• **Exercise**
Repeat verbatim, and only, the lines of the data below, beginning at the line that contains "A brass bar" and stopping after the line that contains "A stepped titanium alloy rod, fixed".

(Extracted material begins)

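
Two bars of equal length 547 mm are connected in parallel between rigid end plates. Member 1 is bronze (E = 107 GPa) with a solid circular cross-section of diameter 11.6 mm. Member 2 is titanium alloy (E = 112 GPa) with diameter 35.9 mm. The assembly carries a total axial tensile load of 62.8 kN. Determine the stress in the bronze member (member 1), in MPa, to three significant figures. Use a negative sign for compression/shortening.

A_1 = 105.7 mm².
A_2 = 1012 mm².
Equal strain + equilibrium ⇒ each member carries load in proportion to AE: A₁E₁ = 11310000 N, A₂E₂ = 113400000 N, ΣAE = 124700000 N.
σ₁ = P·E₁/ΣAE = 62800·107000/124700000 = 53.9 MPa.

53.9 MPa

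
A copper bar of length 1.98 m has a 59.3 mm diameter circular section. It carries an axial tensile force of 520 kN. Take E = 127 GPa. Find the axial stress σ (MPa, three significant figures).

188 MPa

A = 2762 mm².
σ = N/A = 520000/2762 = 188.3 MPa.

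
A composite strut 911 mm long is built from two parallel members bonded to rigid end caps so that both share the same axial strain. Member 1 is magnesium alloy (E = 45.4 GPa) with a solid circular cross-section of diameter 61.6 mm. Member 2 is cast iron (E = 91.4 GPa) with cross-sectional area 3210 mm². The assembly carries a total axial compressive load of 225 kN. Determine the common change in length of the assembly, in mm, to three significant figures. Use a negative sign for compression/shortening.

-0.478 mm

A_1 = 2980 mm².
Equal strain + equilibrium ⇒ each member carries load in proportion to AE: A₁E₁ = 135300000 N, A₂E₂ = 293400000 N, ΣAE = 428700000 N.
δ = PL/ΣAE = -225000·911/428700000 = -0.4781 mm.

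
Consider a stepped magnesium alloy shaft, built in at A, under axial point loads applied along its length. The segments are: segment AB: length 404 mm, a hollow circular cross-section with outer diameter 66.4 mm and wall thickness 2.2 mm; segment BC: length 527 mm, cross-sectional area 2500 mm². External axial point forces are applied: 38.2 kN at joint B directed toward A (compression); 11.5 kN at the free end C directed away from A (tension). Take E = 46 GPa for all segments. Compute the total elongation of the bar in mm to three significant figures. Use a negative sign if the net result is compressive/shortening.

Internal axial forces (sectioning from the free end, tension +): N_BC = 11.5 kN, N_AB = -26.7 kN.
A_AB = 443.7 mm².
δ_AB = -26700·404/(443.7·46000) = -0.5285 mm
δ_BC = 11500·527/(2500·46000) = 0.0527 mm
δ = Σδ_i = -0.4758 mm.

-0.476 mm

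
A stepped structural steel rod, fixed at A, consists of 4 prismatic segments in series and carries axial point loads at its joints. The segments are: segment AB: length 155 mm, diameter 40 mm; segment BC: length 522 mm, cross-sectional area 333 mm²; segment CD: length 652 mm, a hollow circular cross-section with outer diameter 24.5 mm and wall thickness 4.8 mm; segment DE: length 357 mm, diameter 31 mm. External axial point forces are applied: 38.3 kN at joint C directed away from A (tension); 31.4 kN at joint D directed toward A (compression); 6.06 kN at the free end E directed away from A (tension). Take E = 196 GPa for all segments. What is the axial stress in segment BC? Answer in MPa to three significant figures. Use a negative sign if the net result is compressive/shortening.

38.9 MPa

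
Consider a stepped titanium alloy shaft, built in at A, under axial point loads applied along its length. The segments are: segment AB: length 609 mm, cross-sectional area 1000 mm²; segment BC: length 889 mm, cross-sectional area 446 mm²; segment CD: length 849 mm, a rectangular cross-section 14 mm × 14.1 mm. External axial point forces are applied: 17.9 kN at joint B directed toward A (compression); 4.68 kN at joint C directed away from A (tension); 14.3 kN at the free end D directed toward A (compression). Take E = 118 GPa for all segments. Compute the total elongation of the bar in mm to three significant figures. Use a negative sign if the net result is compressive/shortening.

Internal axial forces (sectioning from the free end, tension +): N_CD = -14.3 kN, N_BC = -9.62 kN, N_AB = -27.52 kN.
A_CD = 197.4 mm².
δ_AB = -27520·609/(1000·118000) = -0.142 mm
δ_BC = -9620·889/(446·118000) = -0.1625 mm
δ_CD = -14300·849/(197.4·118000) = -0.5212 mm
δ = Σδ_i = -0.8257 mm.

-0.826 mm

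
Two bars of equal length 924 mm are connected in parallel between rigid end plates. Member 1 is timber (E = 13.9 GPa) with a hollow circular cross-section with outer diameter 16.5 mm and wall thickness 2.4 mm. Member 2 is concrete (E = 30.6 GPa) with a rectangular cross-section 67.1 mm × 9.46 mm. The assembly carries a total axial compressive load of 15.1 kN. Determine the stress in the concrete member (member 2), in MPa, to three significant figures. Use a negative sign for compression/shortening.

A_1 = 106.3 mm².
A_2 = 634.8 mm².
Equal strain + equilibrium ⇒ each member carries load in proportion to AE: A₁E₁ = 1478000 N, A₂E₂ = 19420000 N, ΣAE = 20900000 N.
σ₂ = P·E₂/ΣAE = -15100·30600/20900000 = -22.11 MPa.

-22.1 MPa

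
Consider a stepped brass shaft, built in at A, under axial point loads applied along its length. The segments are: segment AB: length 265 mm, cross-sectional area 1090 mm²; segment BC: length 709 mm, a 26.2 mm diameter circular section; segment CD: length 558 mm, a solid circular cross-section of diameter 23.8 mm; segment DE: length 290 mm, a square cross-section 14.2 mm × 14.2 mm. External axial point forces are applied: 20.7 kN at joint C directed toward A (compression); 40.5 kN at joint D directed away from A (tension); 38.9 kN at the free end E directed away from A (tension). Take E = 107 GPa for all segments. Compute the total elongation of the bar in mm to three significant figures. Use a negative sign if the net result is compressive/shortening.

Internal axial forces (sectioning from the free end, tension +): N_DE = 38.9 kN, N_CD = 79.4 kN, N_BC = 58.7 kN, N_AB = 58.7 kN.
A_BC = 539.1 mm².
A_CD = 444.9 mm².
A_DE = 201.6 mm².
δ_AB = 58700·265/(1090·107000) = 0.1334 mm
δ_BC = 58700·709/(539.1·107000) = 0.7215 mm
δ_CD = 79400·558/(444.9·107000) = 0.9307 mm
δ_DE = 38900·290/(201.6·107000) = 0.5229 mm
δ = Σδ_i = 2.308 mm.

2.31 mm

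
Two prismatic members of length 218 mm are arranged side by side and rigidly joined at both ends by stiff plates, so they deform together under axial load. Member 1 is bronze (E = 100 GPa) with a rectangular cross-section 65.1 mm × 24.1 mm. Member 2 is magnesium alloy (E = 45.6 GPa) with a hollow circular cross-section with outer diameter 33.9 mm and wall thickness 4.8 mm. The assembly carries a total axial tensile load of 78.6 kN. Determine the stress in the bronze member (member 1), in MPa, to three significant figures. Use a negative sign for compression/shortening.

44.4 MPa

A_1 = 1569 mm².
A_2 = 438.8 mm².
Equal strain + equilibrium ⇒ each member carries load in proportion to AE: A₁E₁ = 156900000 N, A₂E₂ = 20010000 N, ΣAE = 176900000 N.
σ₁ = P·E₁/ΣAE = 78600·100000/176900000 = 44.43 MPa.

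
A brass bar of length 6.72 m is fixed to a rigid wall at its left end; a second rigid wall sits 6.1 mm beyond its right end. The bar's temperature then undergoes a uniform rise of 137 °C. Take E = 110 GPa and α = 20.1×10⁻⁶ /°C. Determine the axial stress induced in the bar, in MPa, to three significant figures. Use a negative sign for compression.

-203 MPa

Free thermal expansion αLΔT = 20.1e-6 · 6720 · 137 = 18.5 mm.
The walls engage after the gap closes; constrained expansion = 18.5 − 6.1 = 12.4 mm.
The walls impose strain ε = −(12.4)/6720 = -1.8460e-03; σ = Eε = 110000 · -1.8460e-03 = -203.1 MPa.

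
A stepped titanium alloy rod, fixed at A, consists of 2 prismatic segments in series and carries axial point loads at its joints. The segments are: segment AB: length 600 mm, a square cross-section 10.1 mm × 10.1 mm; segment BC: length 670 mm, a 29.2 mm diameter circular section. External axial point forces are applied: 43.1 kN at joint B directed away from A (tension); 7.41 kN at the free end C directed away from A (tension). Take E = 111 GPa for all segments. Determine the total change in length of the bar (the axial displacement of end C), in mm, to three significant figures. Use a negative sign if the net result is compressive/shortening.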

(Extracted material ends)
(Extracted material begins)

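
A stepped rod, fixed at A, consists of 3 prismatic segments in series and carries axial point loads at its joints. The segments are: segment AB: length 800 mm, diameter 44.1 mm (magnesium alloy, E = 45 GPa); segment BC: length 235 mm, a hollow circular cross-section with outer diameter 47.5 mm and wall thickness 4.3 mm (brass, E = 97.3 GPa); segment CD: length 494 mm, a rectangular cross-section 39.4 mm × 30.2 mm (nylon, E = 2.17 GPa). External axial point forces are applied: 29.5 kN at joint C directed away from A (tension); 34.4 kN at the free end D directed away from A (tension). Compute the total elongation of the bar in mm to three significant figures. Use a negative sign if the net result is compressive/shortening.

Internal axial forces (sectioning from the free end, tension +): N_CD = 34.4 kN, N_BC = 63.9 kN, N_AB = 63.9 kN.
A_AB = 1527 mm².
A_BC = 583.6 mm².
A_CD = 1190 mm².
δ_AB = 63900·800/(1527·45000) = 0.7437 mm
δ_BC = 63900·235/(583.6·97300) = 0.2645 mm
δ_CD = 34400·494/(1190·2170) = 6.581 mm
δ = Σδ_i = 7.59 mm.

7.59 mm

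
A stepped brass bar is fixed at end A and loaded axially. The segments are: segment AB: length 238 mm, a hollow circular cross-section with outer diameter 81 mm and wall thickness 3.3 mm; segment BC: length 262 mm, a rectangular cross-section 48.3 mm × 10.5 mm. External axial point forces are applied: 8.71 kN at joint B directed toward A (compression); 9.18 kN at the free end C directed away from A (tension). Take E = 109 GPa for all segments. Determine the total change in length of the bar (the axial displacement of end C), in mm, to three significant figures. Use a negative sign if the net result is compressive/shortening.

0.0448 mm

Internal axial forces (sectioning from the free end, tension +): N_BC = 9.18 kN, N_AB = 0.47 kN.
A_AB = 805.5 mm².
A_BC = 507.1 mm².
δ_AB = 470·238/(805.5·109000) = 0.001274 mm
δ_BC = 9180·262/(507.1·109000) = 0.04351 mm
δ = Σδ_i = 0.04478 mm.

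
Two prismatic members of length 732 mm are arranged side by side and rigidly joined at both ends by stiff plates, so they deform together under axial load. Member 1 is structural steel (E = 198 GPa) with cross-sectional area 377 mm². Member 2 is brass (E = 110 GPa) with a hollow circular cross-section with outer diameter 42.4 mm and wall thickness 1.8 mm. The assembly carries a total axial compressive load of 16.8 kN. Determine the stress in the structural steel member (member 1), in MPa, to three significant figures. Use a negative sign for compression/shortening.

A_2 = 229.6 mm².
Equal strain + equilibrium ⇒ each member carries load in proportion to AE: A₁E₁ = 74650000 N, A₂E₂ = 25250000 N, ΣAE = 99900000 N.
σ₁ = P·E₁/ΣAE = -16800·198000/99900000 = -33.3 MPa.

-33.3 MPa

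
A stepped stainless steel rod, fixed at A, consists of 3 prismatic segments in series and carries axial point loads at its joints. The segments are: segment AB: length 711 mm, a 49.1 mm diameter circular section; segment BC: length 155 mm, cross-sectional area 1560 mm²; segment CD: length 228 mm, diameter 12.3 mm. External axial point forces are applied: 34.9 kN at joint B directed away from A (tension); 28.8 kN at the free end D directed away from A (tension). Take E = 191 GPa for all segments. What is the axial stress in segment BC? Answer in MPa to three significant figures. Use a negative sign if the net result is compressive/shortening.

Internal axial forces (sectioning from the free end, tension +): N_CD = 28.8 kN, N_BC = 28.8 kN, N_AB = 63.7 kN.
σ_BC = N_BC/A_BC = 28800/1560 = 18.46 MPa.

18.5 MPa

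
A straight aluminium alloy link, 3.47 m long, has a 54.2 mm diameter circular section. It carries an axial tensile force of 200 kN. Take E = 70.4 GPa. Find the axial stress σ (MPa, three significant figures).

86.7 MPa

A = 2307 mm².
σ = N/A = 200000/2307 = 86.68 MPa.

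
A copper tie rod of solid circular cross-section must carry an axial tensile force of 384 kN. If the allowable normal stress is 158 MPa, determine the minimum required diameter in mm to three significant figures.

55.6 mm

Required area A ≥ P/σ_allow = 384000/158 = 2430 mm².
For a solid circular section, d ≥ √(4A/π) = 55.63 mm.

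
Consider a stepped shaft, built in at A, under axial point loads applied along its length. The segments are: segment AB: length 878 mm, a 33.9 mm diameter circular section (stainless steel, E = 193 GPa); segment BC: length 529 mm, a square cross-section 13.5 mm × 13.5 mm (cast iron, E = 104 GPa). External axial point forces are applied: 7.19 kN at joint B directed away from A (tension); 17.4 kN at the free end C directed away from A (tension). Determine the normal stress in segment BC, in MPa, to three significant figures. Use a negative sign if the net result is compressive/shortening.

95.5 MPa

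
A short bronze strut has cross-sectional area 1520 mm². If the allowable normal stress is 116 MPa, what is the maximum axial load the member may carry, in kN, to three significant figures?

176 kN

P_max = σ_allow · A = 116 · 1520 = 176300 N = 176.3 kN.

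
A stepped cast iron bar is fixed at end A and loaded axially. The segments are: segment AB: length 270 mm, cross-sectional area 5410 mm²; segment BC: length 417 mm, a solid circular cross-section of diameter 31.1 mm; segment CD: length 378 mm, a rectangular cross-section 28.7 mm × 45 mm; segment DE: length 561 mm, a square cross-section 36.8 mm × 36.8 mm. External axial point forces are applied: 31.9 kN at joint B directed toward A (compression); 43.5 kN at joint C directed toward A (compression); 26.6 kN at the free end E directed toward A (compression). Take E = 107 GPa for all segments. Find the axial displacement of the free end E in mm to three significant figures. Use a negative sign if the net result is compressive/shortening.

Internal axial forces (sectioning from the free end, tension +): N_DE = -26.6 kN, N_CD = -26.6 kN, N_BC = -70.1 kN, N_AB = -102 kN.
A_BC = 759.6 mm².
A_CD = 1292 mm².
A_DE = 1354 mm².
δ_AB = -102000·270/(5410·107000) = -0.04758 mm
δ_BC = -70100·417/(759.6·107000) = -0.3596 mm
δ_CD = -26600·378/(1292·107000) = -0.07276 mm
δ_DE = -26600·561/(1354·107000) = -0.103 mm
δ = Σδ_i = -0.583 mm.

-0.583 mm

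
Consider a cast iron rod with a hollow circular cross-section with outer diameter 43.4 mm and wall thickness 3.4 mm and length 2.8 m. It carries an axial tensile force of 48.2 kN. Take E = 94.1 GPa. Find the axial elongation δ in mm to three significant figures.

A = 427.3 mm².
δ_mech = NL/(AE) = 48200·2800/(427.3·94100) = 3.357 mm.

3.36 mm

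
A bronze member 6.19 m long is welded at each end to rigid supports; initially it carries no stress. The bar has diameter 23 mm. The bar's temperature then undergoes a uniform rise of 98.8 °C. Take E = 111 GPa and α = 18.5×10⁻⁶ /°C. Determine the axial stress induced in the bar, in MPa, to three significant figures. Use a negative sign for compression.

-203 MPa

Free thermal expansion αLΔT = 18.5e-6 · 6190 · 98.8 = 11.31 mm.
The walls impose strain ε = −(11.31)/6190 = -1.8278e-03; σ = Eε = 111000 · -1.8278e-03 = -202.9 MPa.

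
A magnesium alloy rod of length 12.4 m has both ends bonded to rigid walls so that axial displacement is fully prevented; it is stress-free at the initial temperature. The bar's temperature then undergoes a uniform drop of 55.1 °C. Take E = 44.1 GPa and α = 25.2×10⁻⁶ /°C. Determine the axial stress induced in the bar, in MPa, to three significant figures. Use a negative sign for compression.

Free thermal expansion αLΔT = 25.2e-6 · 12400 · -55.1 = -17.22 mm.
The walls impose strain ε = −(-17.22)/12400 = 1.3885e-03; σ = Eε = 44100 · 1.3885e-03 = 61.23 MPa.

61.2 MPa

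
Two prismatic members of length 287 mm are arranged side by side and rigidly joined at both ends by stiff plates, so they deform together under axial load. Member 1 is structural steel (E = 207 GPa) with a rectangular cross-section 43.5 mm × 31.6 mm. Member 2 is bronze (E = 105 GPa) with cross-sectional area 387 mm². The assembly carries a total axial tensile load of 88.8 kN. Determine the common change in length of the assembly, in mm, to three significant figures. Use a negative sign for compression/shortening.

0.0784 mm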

(Extracted material ends)

• **Answer for this exercise**
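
A brass bar of length 6.72 m is fixed to a rigid wall at its left end; a second rigid wall sits 6.1 mm beyond its right end. The bar's temperature then undergoes a uniform rise of 137 °C. Take E = 110 GPa and α = 20.1×10⁻⁶ /°C. Determine the axial stress induced in the bar, in MPa, to three significant figures. Use a negative sign for compression.

-203 MPa

Free thermal expansion αLΔT = 20.1e-6 · 6720 · 137 = 18.5 mm.
The walls engage after the gap closes; constrained expansion = 18.5 − 6.1 = 12.4 mm.
The walls impose strain ε = −(12.4)/6720 = -1.8460e-03; σ = Eε = 110000 · -1.8460e-03 = -203.1 MPa.

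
A stepped titanium alloy rod, fixed at A, consists of 2 prismatic segments in series and carries axial point loads at its joints. The segments are: segment AB: length 600 mm, a square cross-section 10.1 mm × 10.1 mm; segment BC: length 670 mm, a 29.2 mm diameter circular section. External axial point forces are applied: 43.1 kN at joint B directed away from A (tension); 7.41 kN at the free end C directed away from A (tension). Take E = 111 GPa for all segments. Determine the total change in length of the bar (the axial displacement of end C), in mm, to three significant figures. Use a negative sign if the net result is compressive/shortening.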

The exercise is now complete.